BEGIN
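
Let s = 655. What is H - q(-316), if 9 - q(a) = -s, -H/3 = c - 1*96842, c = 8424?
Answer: 264590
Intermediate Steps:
H = 265254 (H = -3*(8424 - 1*96842) = -3*(8424 - 96842) = -3*(-88418) = 265254)
q(a) = 664 (q(a) = 9 - (-1)*655 = 9 - 1*(-655) = 9 + 655 = 664)
H - q(-316) = 265254 - 1*664 = 265254 - 664 = 264590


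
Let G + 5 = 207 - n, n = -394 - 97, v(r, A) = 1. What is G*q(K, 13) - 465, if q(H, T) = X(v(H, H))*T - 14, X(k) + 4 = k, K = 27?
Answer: -37194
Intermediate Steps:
n = -491
X(k) = -4 + k
G = 693 (G = -5 + (207 - 1*(-491)) = -5 + (207 + 491) = -5 + 698 = 693)
q(H, T) = -14 - 3*T (q(H, T) = (-4 + 1)*T - 14 = -3*T - 14 = -14 - 3*T)
G*q(K, 13) - 465 = 693*(-14 - 3*13) - 465 = 693*(-14 - 39) - 465 = 693*(-53) - 465 = -36729 - 465 = -37194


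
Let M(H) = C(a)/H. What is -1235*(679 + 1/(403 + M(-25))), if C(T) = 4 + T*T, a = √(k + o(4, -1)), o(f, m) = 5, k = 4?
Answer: -649051685/774 ≈ -8.3857e+5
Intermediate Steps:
a = 3 (a = √(4 + 5) = √9 = 3)
C(T) = 4 + T²
M(H) = 13/H (M(H) = (4 + 3²)/H = (4 + 9)/H = 13/H)
-1235*(679 + 1/(403 + M(-25))) = -1235*(679 + 1/(403 + 13/(-25))) = -1235*(679 + 1/(403 + 13*(-1/25))) = -1235*(679 + 1/(403 - 13/25)) = -1235*(679 + 1/(10062/25)) = -1235*(679 + 25/10062) = -1235*6832123/10062 = -649051685/774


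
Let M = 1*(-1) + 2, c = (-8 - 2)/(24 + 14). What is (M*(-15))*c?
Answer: 75/19 ≈ 3.9474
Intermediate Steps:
c = -5/19 (c = -10/38 = -10*1/38 = -5/19 ≈ -0.26316)
M = 1 (M = -1 + 2 = 1)
(M*(-15))*c = (1*(-15))*(-5/19) = -15*(-5/19) = 75/19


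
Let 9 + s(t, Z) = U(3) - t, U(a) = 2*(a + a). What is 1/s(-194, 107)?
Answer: 1/197 ≈ 0.0050761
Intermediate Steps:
U(a) = 4*a (U(a) = 2*(2*a) = 4*a)
s(t, Z) = 3 - t (s(t, Z) = -9 + (4*3 - t) = -9 + (12 - t) = 3 - t)
1/s(-194, 107) = 1/(3 - 1*(-194)) = 1/(3 + 194) = 1/197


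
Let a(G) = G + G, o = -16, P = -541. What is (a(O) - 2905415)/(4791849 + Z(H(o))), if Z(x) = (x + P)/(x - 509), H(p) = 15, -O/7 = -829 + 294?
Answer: -715787475/1183586966 ≈ -0.60476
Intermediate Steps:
O = 3745 (O = -7*(-829 + 294) = -7*(-535) = 3745)
Z(x) = (-541 + x)/(-509 + x) (Z(x) = (x - 541)/(x - 509) = (-541 + x)/(-509 + x))
a(G) = 2*G
(a(O) - 2905415)/(4791849 + Z(H(o))) = (2*3745 - 2905415)/(4791849 + (-541 + 15)/(-509 + 15)) = (7490 - 2905415)/(4791849 - 526/(-494)) = -2897925/(4791849 - 1/494*(-526)) = -2897925/(4791849 + 263/247) = -2897925/1183586966/247 = -2897925*247/1183586966 = -715787475/1183586966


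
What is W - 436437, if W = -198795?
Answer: -635232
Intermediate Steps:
W - 436437 = -198795 - 436437 = -635232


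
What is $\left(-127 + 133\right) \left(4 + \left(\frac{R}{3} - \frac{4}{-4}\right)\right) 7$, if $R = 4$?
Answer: $266$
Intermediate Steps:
$\left(-127 + 133\right) \left(4 + \left(\frac{R}{3} - \frac{4}{-4}\right)\right) 7 = \left(-127 + 133\right) \left(4 + \left(\frac{4}{3} - \frac{4}{-4}\right)\right) 7 = 6 \left(4 + \left(4 \cdot \frac{1}{3} - -1\right)\right) 7 = 6 \left(4 + \left(\frac{4}{3} + 1\right)\right) 7 = 6 \left(4 + \frac{7}{3}\right) 7 = 6 \cdot \frac{19}{3} \cdot 7 = 6 \cdot \frac{133}{3} = 266$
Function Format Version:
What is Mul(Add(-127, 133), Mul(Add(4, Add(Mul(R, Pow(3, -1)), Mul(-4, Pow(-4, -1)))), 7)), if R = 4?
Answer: 266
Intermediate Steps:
Mul(Add(-127, 133), Mul(Add(4, Add(Mul(R, Pow(3, -1)), Mul(-4, Pow(-4, -1)))), 7)) = Mul(Add(-127, 133), Mul(Add(4, Add(Mul(4, Pow(3, -1)), Mul(-4, Pow(-4, -1)))), 7)) = Mul(6, Mul(Add(4, Add(Mul(4, Rational(1, 3)), Mul(-4, Rational(-1, 4)))), 7)) = Mul(6, Mul(Add(4, Add(Rational(4, 3), 1)), 7)) = Mul(6, Mul(Add(4, Rational(7, 3)), 7)) = Mul(6, Mul(Rational(19, 3), 7)) = Mul(6, Rational(133, 3)) = 266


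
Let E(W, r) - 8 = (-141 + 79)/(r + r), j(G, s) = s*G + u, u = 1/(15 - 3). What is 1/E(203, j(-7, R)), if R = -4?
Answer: 337/2324 ≈ 0.14501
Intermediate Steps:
u = 1/12 ≈ 0.083333
j(G, s) = 1/12 + G*s (j(G, s) = s*G + 1/12 = G*s + 1/12 = 1/12 + G*s)
E(W, r) = 8 - 31/r (E(W, r) = 8 + (-141 + 79)/(r + r) = 8 - 62*1/(2*r) = 8 - 31/r)
1/E(203, j(-7, R)) = 1/(8 - 31/(1/12 - 7*(-4))) = 1/(8 - 31/(1/12 + 28)) = 1/(8 - 31/337/12) = 1/(8 - 31*12/337) = 1/(8 - 372/337) = 1/(2324/337) = 337/2324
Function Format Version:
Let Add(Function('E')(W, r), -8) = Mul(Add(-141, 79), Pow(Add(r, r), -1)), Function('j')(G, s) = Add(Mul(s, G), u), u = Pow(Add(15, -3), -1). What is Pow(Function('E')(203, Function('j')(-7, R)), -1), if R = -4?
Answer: Rational(337, 2324) ≈ 0.14501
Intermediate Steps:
u = Rational(1, 12) (u = Pow(12, -1) = Rational(1, 12) ≈ 0.083333)
Function('j')(G, s) = Add(Rational(1, 12), Mul(G, s)) (Function('j')(G, s) = Add(Mul(s, G), Rational(1, 12)) = Add(Mul(G, s), Rational(1, 12)) = Add(Rational(1, 12), Mul(G, s)))
Function('E')(W, r) = Add(8, Mul(-31, Pow(r, -1))) (Function('E')(W, r) = Add(8, Mul(Add(-141, 79), Pow(Add(r, r), -1))) = Add(8, Mul(-62, Pow(Mul(2, r), -1))) = Add(8, Mul(-62, Mul(Rational(1, 2), Pow(r, -1)))) = Add(8, Mul(-31, Pow(r, -1))))
Pow(Function('E')(203, Function('j')(-7, R)), -1) = Pow(Add(8, Mul(-31, Pow(Add(Rational(1, 12), Mul(-7, -4)), -1))), -1) = Pow(Add(8, Mul(-31, Pow(Add(Rational(1, 12), 28), -1))), -1) = Pow(Add(8, Mul(-31, Pow(Rational(337, 12), -1))), -1) = Pow(Add(8, Mul(-31, Rational(12, 337))), -1) = Pow(Add(8, Rational(-372, 337)), -1) = Pow(Rational(2324, 337), -1) = Rational(337, 2324)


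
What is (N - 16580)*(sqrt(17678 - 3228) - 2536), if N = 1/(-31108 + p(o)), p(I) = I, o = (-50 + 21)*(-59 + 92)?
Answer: 1348233209736/32065 - 9037840917*sqrt(2)/6413 ≈ 4.0054e+7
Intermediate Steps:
o = -957 (o = -29*33 = -957)
N = -1/32065 (N = 1/(-31108 - 957) = 1/(-32065) = -1/32065 ≈ -3.1187e-5)
(N - 16580)*(sqrt(17678 - 3228) - 2536) = (-1/32065 - 16580)*(sqrt(17678 - 3228) - 2536) = -531637701*(sqrt(14450) - 2536)/32065 = -531637701*(85*sqrt(2) - 2536)/32065 = -531637701*(-2536 + 85*sqrt(2))/32065 = 1348233209736/32065 - 9037840917*sqrt(2)/6413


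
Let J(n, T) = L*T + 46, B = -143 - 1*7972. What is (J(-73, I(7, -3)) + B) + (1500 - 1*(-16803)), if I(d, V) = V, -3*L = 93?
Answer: 10327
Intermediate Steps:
L = -31 (L = -⅓*93 = -31)
B = -8115 (B = -143 - 7972 = -8115)
J(n, T) = 46 - 31*T (J(n, T) = -31*T + 46 = 46 - 31*T)
(J(-73, I(7, -3)) + B) + (1500 - 1*(-16803)) = ((46 - 31*(-3)) - 8115) + (1500 - 1*(-16803)) = ((46 + 93) - 8115) + (1500 + 16803) = (139 - 8115) + 18303 = -7976 + 18303 = 10327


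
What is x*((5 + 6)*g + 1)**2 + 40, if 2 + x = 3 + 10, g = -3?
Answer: 11304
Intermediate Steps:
x = 11 (x = -2 + (3 + 10) = -2 + 13 = 11)
x*((5 + 6)*g + 1)**2 + 40 = 11*((5 + 6)*(-3) + 1)**2 + 40 = 11*(11*(-3) + 1)**2 + 40 = 11*(-33 + 1)**2 + 40 = 11*(-32)**2 + 40 = 11*1024 + 40 = 11264 + 40 = 11304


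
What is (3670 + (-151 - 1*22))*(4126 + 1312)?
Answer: 19016686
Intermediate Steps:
(3670 + (-151 - 1*22))*(4126 + 1312) = (3670 + (-151 - 22))*5438 = (3670 - 173)*5438 = 3497*5438 = 19016686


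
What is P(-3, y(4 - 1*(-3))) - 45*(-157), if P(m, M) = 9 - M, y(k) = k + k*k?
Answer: 7018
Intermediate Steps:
y(k) = k + k**2
P(-3, y(4 - 1*(-3))) - 45*(-157) = (9 - (4 - 1*(-3))*(1 + (4 - 1*(-3)))) - 45*(-157) = (9 - (4 + 3)*(1 + (4 + 3))) + 7065 = (9 - 7*(1 + 7)) + 7065 = (9 - 7*8) + 7065 = (9 - 1*56) + 7065 = (9 - 56) + 7065 = -47 + 7065 = 7018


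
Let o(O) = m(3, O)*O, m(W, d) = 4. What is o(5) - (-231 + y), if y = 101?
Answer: 150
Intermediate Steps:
o(O) = 4*O
o(5) - (-231 + y) = 4*5 - (-231 + 101) = 20 - 1*(-130) = 20 + 130 = 150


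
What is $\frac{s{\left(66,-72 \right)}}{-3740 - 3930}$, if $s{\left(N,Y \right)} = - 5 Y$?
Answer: $- \frac{36}{767} \approx -0.046936$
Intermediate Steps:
$\frac{s{\left(66,-72 \right)}}{-3740 - 3930} = \frac{\left(-5\right) \left(-72\right)}{-3740 - 3930} = \frac{360}{-3740 - 3930} = \frac{360}{-7670} = 360 \left(- \frac{1}{7670}\right) = - \frac{36}{767}$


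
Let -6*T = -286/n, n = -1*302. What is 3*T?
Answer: -143/302 ≈ -0.47351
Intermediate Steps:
n = -302
T = -143/906 (T = -(-143)/(3*(-302)) = -(-143)*(-1)/(3*302) = -1/6*143/151 = -143/906 ≈ -0.15784)
3*T = 3*(-143/906) = -143/302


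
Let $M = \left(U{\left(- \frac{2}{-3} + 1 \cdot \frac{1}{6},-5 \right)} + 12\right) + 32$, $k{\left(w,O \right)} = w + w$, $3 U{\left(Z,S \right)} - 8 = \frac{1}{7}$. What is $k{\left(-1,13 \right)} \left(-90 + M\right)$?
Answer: $\frac{606}{7} \approx 86.571$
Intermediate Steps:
$U{\left(Z,S \right)} = \frac{19}{7}$ ($U{\left(Z,S \right)} = \frac{8}{3} + \frac{1}{3 \cdot 7} = \frac{8}{3} + \frac{1}{3} \cdot \frac{1}{7} = \frac{8}{3} + \frac{1}{21} = \frac{19}{7}$)
$k{\left(w,O \right)} = 2 w$
$M = \frac{327}{7}$ ($M = \left(\frac{19}{7} + 12\right) + 32 = \frac{103}{7} + 32 = \frac{327}{7} \approx 46.714$)
$k{\left(-1,13 \right)} \left(-90 + M\right) = 2 \left(-1\right) \left(-90 + \frac{327}{7}\right) = \left(-2\right) \left(- \frac{303}{7}\right) = \frac{606}{7}$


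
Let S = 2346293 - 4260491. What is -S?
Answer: 1914198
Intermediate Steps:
S = -1914198
-S = -1*(-1914198) = 1914198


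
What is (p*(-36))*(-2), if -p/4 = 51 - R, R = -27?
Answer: -22464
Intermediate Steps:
p = -312 (p = -4*(51 - 1*(-27)) = -4*(51 + 27) = -4*78 = -312)
(p*(-36))*(-2) = -312*(-36)*(-2) = 11232*(-2) = -22464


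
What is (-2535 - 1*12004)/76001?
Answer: -14539/76001 ≈ -0.19130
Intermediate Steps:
(-2535 - 1*12004)/76001 = (-2535 - 12004)*(1/76001) = -14539*1/76001 = -14539/76001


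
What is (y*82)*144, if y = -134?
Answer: -1582272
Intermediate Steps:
(y*82)*144 = -134*82*144 = -10988*144 = -1582272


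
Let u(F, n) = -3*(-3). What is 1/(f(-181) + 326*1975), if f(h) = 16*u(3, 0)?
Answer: 1/643994 ≈ 1.5528e-6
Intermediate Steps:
u(F, n) = 9
f(h) = 144 (f(h) = 16*9 = 144)
1/(f(-181) + 326*1975) = 1/(144 + 326*1975) = 1/(144 + 643850) = 1/643994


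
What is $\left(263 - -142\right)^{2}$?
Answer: $164025$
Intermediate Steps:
$\left(263 - -142\right)^{2} = \left(263 + \left(-52 + 194\right)\right)^{2} = \left(263 + 142\right)^{2} = 405^{2} = 164025$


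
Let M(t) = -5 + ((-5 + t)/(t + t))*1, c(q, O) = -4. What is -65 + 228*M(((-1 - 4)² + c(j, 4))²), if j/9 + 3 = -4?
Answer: -160567/147 ≈ -1092.3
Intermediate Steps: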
END
**Directions**
Using the records above, copy word for word the line with "Answer: -22464", the line with "Answer: $164025$", and every line between them.

**Exercise response**
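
Answer: -22464
Intermediate Steps:
p = -312 (p = -4*(51 - 1*(-27)) = -4*(51 + 27) = -4*78 = -312)
(p*(-36))*(-2) = -312*(-36)*(-2) = 11232*(-2) = -22464


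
What is (-2535 - 1*12004)/76001?
Answer: -14539/76001 ≈ -0.19130
Intermediate Steps:
(-2535 - 1*12004)/76001 = (-2535 - 12004)*(1/76001) = -14539*1/76001 = -14539/76001


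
What is (y*82)*144, if y = -134?
Answer: -1582272
Intermediate Steps:
(y*82)*144 = -134*82*144 = -10988*144 = -1582272


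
Let u(F, n) = -3*(-3). What is 1/(f(-181) + 326*1975), if f(h) = 16*u(3, 0)?
Answer: 1/643994 ≈ 1.5528e-6
Intermediate Steps:
u(F, n) = 9
f(h) = 144 (f(h) = 16*9 = 144)
1/(f(-181) + 326*1975) = 1/(144 + 326*1975) = 1/(144 + 643850) = 1/643994


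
What is $\left(263 - -142\right)^{2}$?
Answer: $164025$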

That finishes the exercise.